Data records
::::::::

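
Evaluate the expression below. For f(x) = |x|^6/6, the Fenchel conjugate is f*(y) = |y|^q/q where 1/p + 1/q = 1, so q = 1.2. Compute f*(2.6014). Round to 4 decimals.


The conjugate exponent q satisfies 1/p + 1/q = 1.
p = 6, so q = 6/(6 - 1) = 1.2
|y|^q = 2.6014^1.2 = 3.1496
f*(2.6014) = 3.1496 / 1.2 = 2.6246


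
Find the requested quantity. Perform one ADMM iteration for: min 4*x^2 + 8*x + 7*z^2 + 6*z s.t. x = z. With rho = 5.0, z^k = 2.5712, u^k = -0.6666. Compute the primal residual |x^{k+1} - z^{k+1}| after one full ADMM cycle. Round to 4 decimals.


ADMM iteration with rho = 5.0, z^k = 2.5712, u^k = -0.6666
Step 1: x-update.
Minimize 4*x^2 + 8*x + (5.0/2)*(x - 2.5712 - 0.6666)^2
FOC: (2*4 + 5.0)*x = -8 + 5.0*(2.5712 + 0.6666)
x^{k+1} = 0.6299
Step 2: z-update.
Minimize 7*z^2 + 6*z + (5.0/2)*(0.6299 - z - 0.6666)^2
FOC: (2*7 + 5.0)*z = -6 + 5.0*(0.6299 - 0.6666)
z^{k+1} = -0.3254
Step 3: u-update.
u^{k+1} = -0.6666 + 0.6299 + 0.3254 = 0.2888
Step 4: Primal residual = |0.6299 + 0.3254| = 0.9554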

::::::::

*Task description*
Transcribe each line above exactly; skip none.

*Completed task*
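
Evaluate the expression below. For f(x) = |x|^6/6, the Fenchel conjugate is f*(y) = |y|^q/q where 1/p + 1/q = 1, so q = 1.2. Compute f*(2.6014). Round to 4 decimals.


The conjugate exponent q satisfies 1/p + 1/q = 1.
p = 6, so q = 6/(6 - 1) = 1.2
|y|^q = 2.6014^1.2 = 3.1496
f*(2.6014) = 3.1496 / 1.2 = 2.6246


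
Find the requested quantity. Perform one ADMM iteration for: min 4*x^2 + 8*x + 7*z^2 + 6*z s.t. x = z. With rho = 5.0, z^k = 2.5712, u^k = -0.6666. Compute the primal residual |x^{k+1} - z^{k+1}| after one full ADMM cycle. Round to 4 decimals.


ADMM iteration with rho = 5.0, z^k = 2.5712, u^k = -0.6666
Step 1: x-update.
Minimize 4*x^2 + 8*x + (5.0/2)*(x - 2.5712 - 0.6666)^2
FOC: (2*4 + 5.0)*x = -8 + 5.0*(2.5712 + 0.6666)
x^{k+1} = 0.6299
Step 2: z-update.
Minimize 7*z^2 + 6*z + (5.0/2)*(0.6299 - z - 0.6666)^2
FOC: (2*7 + 5.0)*z = -6 + 5.0*(0.6299 - 0.6666)
z^{k+1} = -0.3254
Step 3: u-update.
u^{k+1} = -0.6666 + 0.6299 + 0.3254 = 0.2888
Step 4: Primal residual = |0.6299 + 0.3254| = 0.9554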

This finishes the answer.